◆ WHAT THIS TASK INVOLVES ◆
Please repeat the lines below exactly. Begin with the line containing "(b) Fewer than two" and go on through the line containing "28 — author = erin; touches parser: yes".

THE DATA START

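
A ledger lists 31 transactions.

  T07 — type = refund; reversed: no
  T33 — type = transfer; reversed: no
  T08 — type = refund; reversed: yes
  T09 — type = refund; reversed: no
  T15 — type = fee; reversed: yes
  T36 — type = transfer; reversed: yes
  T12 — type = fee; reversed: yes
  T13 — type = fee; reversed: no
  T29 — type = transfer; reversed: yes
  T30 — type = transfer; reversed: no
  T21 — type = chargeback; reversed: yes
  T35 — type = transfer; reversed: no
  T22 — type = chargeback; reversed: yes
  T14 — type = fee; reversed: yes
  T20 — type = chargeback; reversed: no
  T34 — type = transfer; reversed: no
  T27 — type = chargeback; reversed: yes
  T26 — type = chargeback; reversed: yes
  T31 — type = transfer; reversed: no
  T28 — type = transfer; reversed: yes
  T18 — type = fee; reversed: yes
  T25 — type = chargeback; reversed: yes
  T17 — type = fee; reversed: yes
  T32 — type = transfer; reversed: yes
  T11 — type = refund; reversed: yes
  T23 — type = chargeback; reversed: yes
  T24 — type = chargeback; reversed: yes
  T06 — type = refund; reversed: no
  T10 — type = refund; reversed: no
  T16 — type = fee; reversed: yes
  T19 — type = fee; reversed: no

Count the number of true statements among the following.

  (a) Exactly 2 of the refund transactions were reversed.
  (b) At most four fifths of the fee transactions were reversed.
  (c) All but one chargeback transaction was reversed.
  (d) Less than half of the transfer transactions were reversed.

4

(a) refund: |A| = 6, |A ∩ B| = 2; needs |A ∩ B| = 2 — true.
(b) fee: |A| = 8, |A ∩ B| = 6; needs |A ∩ B| / |A| ≤ 4/5 — true.
(c) chargeback: |A| = 8, |A ∩ B| = 7; needs |A ∖ B| = 1 — true.
(d) transfer: |A| = 9, |A ∩ B| = 4; needs |A ∩ B| < |A ∖ B| — true.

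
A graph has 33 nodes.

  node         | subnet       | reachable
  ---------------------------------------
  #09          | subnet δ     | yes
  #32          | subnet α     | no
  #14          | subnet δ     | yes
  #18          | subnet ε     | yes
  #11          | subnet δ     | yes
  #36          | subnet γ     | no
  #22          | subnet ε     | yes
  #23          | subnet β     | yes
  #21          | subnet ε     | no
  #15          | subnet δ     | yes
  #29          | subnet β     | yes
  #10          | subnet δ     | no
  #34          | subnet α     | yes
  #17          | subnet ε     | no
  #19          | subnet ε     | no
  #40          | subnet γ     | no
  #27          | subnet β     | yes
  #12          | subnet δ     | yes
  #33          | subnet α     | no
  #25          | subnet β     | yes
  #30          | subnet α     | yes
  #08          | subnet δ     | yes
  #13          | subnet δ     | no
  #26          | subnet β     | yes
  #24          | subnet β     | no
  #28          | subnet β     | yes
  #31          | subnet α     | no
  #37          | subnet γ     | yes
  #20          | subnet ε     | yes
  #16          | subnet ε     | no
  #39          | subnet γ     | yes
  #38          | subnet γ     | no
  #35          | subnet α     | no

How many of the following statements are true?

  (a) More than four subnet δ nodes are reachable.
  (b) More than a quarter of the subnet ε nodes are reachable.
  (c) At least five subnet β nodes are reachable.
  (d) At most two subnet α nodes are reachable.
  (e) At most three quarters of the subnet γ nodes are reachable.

(a) subnet δ: |A| = 8, |A ∩ B| = 6; needs |A ∩ B| > 4 — true.
(b) subnet ε: |A| = 7, |A ∩ B| = 3; needs |A ∩ B| / |A| > 1/4 — true.
(c) subnet β: |A| = 7, |A ∩ B| = 6; needs |A ∩ B| ≥ 5 — true.
(d) subnet α: |A| = 6, |A ∩ B| = 2; needs |A ∩ B| ≤ 2 — true.
(e) subnet γ: |A| = 5, |A ∩ B| = 2; needs |A ∩ B| / |A| ≤ 3/4 — true.

5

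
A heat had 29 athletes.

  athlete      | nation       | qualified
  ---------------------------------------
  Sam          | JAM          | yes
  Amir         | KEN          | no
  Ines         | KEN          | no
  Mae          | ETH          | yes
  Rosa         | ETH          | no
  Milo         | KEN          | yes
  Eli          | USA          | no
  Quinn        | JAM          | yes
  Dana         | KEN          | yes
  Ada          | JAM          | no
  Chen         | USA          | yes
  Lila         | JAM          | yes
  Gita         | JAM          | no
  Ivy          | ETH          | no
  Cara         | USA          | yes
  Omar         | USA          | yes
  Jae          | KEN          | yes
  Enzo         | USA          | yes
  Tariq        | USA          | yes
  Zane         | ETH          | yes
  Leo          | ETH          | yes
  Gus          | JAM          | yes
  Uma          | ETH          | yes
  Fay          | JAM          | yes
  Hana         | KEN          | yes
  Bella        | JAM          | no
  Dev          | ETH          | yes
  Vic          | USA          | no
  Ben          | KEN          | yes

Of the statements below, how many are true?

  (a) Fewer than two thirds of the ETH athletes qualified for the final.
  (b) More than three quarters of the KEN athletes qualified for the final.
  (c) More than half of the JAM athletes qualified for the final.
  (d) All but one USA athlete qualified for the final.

(a) ETH: |A| = 7, |A ∩ B| = 5; needs |A ∩ B| / |A| < 2/3 — false.
(b) KEN: |A| = 7, |A ∩ B| = 5; needs |A ∩ B| / |A| > 3/4 — false.
(c) JAM: |A| = 8, |A ∩ B| = 5; needs |A ∩ B| > |A ∖ B| — true.
(d) USA: |A| = 7, |A ∩ B| = 5; needs |A ∖ B| = 1 — false.

1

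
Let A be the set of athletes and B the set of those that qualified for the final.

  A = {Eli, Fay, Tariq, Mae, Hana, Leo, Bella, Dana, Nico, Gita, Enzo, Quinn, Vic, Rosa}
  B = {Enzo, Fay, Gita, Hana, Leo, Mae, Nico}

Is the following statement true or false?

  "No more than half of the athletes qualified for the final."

The determiner here denotes the relation: |A ∩ B| ≤ |A ∖ B|.
A (the restrictor) = {Eli, Fay, Tariq, Mae, Hana, Leo, Bella, Dana, Nico, Gita, Enzo, Quinn, Vic, Rosa}, |A| = 14.
A ∩ B = {Fay, Mae, Hana, Leo, Nico, Gita, Enzo}, so |A ∩ B| = 7.
A ∖ B = {Eli, Tariq, Bella, Dana, Quinn, Vic, Rosa}, so |A ∖ B| = 7.
7 = 7, so the statement is true.

True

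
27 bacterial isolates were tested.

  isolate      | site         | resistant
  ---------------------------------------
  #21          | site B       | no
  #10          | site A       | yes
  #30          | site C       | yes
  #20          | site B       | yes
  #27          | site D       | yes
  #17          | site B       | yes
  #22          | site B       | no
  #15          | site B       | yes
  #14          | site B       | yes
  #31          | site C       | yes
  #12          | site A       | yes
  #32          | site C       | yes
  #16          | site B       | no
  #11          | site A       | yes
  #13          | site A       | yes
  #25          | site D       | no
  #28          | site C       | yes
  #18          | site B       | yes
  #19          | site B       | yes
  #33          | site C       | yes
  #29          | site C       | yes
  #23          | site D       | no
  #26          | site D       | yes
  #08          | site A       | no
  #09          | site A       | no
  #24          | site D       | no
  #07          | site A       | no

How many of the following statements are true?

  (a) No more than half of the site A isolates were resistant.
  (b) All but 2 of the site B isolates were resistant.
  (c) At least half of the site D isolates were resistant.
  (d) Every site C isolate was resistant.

(a) site A: |A| = 7, |A ∩ B| = 4; needs |A ∩ B| ≤ |A ∖ B| — false.
(b) site B: |A| = 9, |A ∩ B| = 6; needs |A ∖ B| = 2 — false.
(c) site D: |A| = 5, |A ∩ B| = 2; needs |A ∩ B| ≥ |A ∖ B| — false.
(d) site C: |A| = 6, |A ∩ B| = 6; needs A ⊆ B, i.e. every element of A is in B (|A ∖ B| = 0) — true.

1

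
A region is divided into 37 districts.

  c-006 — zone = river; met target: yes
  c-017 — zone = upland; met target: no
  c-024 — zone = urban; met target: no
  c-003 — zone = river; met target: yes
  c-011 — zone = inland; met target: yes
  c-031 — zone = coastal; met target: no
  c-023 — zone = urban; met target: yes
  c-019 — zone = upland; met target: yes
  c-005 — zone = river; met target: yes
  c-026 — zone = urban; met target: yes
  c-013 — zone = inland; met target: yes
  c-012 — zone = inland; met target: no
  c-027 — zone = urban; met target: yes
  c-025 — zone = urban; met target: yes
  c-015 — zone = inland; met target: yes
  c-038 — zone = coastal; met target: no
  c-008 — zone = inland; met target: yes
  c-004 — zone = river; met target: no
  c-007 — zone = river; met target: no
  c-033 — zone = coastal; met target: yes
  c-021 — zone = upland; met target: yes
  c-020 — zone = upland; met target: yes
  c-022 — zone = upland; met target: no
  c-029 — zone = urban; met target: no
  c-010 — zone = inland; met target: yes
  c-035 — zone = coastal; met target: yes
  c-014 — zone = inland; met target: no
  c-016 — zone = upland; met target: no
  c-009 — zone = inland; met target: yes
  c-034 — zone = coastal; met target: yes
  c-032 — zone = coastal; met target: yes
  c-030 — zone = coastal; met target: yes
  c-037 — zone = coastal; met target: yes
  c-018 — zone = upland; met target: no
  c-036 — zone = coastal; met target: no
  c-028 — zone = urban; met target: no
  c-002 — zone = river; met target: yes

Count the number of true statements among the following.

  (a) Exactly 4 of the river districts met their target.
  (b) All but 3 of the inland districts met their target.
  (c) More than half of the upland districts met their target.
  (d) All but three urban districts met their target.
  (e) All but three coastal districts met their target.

3

(a) river: |A| = 6, |A ∩ B| = 4; needs |A ∩ B| = 4 — true.
(b) inland: |A| = 8, |A ∩ B| = 6; needs |A ∖ B| = 3 — false.
(c) upland: |A| = 7, |A ∩ B| = 3; needs |A ∩ B| > |A ∖ B| — false.
(d) urban: |A| = 7, |A ∩ B| = 4; needs |A ∖ B| = 3 — true.
(e) coastal: |A| = 9, |A ∩ B| = 6; needs |A ∖ B| = 3 — true.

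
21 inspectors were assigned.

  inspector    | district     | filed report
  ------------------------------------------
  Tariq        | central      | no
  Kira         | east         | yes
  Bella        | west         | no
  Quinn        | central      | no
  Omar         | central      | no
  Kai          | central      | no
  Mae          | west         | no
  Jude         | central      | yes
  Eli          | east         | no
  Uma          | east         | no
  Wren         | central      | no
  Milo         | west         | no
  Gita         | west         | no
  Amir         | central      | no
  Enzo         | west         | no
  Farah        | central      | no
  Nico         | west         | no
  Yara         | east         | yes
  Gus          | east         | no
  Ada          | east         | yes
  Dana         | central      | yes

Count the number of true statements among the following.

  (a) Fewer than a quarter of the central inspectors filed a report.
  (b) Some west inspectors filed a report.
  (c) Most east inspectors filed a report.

1

(a) central: |A| = 9, |A ∩ B| = 2; needs |A ∩ B| / |A| < 1/4 — true.
(b) west: |A| = 6, |A ∩ B| = 0; needs A ∩ B ≠ ∅ (|A ∩ B| ≥ 1) — false.
(c) east: |A| = 6, |A ∩ B| = 3; needs |A ∩ B| > |A ∖ B| — false.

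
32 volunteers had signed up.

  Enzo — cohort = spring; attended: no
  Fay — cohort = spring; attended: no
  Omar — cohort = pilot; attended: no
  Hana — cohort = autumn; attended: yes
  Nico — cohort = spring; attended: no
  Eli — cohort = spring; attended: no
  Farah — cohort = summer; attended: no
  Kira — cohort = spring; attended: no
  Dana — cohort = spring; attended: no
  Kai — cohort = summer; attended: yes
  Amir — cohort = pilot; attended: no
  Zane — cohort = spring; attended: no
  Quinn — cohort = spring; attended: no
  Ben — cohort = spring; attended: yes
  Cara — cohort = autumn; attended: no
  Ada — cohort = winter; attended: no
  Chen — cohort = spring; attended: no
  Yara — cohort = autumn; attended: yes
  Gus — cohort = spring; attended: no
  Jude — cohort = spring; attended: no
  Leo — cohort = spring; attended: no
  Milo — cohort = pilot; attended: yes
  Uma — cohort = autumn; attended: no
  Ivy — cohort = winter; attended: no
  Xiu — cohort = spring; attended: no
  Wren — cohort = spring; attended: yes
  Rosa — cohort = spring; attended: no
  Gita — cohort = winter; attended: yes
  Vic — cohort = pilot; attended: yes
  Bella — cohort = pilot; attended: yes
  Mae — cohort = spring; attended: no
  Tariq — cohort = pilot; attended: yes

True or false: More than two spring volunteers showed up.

Truth condition: |A ∩ B| > 2.
|A| = 17, |A ∩ B| = 2, |A ∖ B| = 15.
|A ∩ B| = 2, so the statement is false.

False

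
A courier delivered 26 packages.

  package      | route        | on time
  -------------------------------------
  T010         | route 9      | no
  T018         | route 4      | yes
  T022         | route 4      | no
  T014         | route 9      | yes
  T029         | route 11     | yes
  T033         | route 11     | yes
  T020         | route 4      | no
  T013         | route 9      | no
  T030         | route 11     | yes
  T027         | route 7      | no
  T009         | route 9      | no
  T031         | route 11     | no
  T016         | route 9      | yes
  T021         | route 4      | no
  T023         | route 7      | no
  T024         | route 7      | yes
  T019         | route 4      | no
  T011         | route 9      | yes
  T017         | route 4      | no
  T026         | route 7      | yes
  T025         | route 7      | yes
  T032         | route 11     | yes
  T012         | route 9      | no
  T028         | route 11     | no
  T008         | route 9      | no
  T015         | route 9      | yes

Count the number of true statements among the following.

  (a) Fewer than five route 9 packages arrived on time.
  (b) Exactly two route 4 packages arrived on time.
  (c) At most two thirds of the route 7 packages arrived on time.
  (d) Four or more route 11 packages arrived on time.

3

(a) route 9: |A| = 9, |A ∩ B| = 4; needs |A ∩ B| < 5 — true.
(b) route 4: |A| = 6, |A ∩ B| = 1; needs |A ∩ B| = 2 — false.
(c) route 7: |A| = 5, |A ∩ B| = 3; needs |A ∩ B| / |A| ≤ 2/3 — true.
(d) route 11: |A| = 6, |A ∩ B| = 4; needs |A ∩ B| ≥ 4 — true.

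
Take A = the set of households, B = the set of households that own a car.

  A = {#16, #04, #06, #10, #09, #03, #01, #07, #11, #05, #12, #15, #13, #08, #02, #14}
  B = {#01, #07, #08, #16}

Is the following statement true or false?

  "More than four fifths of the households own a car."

False

Truth condition: |A ∩ B| / |A| > 4/5.
|A| = 16, |A ∩ B| = 4, |A ∖ B| = 12.
|A ∩ B|/|A| = 4/16, so the statement is false.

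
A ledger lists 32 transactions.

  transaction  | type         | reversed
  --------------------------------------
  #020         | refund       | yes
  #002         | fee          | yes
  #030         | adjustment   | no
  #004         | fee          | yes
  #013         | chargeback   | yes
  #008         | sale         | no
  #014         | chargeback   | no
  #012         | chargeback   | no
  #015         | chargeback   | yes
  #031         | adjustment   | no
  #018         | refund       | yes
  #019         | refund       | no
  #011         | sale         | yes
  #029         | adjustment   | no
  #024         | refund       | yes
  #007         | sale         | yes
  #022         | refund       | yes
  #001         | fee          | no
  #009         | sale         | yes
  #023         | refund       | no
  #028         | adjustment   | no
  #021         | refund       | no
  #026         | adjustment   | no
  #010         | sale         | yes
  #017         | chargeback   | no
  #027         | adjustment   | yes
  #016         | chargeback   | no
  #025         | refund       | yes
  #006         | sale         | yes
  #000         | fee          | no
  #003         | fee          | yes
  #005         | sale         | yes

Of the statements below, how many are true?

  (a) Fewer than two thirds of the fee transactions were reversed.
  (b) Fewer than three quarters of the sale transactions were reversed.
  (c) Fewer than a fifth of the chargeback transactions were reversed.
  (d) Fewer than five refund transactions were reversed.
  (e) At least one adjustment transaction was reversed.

(a) fee: |A| = 5, |A ∩ B| = 3; needs |A ∩ B| / |A| < 2/3 — true.
(b) sale: |A| = 7, |A ∩ B| = 6; needs |A ∩ B| / |A| < 3/4 — false.
(c) chargeback: |A| = 6, |A ∩ B| = 2; needs |A ∩ B| / |A| < 1/5 — false.
(d) refund: |A| = 8, |A ∩ B| = 5; needs |A ∩ B| < 5 — false.
(e) adjustment: |A| = 6, |A ∩ B| = 1; needs A ∩ B ≠ ∅ (|A ∩ B| ≥ 1) — true.

2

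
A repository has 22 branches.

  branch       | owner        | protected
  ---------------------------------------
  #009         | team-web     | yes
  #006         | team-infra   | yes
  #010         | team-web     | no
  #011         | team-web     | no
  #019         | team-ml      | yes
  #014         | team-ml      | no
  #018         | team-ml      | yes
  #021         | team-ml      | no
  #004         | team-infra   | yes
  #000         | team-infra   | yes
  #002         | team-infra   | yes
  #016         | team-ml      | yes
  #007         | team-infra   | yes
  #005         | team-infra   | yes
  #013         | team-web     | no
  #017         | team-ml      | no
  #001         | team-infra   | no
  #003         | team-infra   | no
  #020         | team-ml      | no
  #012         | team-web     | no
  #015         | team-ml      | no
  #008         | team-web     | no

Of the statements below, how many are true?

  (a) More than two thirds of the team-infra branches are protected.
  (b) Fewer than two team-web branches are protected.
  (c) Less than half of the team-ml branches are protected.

(a) team-infra: |A| = 8, |A ∩ B| = 6; needs |A ∩ B| / |A| > 2/3 — true.
(b) team-web: |A| = 6, |A ∩ B| = 1; needs |A ∩ B| < 2 — true.
(c) team-ml: |A| = 8, |A ∩ B| = 3; needs |A ∩ B| < |A ∖ B| — true.

3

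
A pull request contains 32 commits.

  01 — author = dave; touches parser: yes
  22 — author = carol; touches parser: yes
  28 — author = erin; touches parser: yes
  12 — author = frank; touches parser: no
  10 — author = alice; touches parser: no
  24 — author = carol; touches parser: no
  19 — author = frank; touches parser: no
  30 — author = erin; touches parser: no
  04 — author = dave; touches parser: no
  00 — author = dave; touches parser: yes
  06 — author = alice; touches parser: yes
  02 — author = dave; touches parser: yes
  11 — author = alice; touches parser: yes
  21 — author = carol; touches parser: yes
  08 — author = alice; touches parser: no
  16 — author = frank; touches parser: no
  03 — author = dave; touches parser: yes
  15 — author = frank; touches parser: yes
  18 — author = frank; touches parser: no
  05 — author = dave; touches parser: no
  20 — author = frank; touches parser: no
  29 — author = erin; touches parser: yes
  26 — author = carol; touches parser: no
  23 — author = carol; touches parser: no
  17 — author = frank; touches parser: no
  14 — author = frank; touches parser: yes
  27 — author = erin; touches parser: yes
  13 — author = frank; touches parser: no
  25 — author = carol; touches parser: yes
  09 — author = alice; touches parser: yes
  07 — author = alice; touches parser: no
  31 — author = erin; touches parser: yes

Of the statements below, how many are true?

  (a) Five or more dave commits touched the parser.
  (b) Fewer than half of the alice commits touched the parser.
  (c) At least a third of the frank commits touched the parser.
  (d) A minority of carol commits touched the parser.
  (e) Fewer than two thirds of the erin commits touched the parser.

(a) dave: |A| = 6, |A ∩ B| = 4; needs |A ∩ B| ≥ 5 — false.
(b) alice: |A| = 6, |A ∩ B| = 3; needs |A ∩ B| < |A ∖ B| — false.
(c) frank: |A| = 9, |A ∩ B| = 2; needs |A ∩ B| / |A| ≥ 1/3 — false.
(d) carol: |A| = 6, |A ∩ B| = 3; needs |A ∩ B| < |A ∖ B| — false.
(e) erin: |A| = 5, |A ∩ B| = 4; needs |A ∩ B| / |A| < 2/3 — false.

0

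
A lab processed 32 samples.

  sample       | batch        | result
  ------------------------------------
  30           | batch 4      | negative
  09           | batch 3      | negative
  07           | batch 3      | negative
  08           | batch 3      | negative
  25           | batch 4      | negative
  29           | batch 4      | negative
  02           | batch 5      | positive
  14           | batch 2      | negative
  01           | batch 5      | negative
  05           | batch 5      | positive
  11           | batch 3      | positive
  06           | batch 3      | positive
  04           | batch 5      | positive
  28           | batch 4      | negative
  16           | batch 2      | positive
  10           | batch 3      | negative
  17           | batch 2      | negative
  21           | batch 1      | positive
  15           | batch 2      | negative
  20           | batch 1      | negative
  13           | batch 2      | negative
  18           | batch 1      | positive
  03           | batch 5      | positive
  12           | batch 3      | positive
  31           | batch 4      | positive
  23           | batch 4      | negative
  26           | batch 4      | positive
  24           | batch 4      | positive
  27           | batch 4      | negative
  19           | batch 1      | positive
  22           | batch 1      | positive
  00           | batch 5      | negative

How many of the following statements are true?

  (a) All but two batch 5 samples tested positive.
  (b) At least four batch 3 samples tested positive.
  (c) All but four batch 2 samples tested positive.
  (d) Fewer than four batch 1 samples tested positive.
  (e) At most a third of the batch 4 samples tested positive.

(a) batch 5: |A| = 6, |A ∩ B| = 4; needs |A ∖ B| = 2 — true.
(b) batch 3: |A| = 7, |A ∩ B| = 3; needs |A ∩ B| ≥ 4 — false.
(c) batch 2: |A| = 5, |A ∩ B| = 1; needs |A ∖ B| = 4 — true.
(d) batch 1: |A| = 5, |A ∩ B| = 4; needs |A ∩ B| < 4 — false.
(e) batch 4: |A| = 9, |A ∩ B| = 3; needs |A ∩ B| / |A| ≤ 1/3 — true.

3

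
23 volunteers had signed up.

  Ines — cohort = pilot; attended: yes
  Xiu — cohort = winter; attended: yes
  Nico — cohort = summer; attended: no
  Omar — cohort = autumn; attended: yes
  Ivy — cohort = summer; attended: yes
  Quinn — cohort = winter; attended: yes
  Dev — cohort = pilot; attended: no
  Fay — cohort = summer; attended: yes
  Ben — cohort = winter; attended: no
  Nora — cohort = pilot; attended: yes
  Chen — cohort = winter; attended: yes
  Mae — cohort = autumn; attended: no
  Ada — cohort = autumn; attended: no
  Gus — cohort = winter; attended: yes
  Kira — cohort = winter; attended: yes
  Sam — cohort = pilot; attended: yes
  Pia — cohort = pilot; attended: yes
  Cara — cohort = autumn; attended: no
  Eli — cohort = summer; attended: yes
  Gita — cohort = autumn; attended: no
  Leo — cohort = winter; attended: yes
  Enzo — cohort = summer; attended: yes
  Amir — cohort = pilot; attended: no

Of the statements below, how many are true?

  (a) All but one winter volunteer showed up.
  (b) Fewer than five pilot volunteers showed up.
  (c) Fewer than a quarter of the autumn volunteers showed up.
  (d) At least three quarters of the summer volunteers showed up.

(a) winter: |A| = 7, |A ∩ B| = 6; needs |A ∖ B| = 1 — true.
(b) pilot: |A| = 6, |A ∩ B| = 4; needs |A ∩ B| < 5 — true.
(c) autumn: |A| = 5, |A ∩ B| = 1; needs |A ∩ B| / |A| < 1/4 — true.
(d) summer: |A| = 5, |A ∩ B| = 4; needs |A ∩ B| / |A| ≥ 3/4 — true.

4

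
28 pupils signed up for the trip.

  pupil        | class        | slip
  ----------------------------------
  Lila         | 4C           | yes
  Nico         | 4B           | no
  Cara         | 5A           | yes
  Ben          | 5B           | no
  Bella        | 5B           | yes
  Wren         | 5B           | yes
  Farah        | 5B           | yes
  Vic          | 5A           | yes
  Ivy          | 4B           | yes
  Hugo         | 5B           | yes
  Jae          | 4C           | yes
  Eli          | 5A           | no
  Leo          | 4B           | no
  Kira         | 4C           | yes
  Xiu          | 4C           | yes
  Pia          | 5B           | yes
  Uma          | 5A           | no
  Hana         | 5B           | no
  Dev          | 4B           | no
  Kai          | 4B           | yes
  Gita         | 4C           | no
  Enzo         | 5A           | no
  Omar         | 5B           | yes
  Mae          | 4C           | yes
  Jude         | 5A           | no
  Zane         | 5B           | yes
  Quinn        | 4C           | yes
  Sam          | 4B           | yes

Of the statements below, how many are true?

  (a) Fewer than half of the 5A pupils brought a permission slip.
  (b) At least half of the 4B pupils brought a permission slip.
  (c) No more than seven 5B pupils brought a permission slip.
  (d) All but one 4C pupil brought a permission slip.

(a) 5A: |A| = 6, |A ∩ B| = 2; needs |A ∩ B| < |A ∖ B| — true.
(b) 4B: |A| = 6, |A ∩ B| = 3; needs |A ∩ B| ≥ |A ∖ B| — true.
(c) 5B: |A| = 9, |A ∩ B| = 7; needs |A ∩ B| ≤ 7 — true.
(d) 4C: |A| = 7, |A ∩ B| = 6; needs |A ∖ B| = 1 — true.

4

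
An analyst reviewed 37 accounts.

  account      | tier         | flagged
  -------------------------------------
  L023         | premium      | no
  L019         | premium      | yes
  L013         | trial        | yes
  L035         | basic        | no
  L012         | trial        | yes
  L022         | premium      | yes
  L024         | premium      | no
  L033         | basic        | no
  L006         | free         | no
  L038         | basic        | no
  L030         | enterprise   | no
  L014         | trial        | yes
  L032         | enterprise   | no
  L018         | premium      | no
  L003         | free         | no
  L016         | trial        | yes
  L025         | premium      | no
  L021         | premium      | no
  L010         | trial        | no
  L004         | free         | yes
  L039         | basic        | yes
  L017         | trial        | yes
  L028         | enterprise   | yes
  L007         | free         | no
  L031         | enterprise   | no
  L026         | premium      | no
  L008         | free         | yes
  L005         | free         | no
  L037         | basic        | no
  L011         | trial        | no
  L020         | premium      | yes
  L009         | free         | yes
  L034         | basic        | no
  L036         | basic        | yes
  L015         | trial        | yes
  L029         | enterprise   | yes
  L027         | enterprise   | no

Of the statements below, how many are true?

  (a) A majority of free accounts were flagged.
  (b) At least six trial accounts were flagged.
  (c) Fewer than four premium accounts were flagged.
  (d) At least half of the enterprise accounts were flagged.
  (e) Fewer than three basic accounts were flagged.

(a) free: |A| = 7, |A ∩ B| = 3; needs |A ∩ B| > |A ∖ B| — false.
(b) trial: |A| = 8, |A ∩ B| = 6; needs |A ∩ B| ≥ 6 — true.
(c) premium: |A| = 9, |A ∩ B| = 3; needs |A ∩ B| < 4 — true.
(d) enterprise: |A| = 6, |A ∩ B| = 2; needs |A ∩ B| ≥ |A ∖ B| — false.
(e) basic: |A| = 7, |A ∩ B| = 2; needs |A ∩ B| < 3 — true.

3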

THE DATA END

◆ EXERCISE SOLUTION ◆
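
  (b) Fewer than two team-web branches are protected.
  (c) Less than half of the team-ml branches are protected.

(a) team-infra: |A| = 8, |A ∩ B| = 6; needs |A ∩ B| / |A| > 2/3 — true.
(b) team-web: |A| = 6, |A ∩ B| = 1; needs |A ∩ B| < 2 — true.
(c) team-ml: |A| = 8, |A ∩ B| = 3; needs |A ∩ B| < |A ∖ B| — true.

3

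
A pull request contains 32 commits.

  01 — author = dave; touches parser: yes
  22 — author = carol; touches parser: yes
  28 — author = erin; touches parser: yes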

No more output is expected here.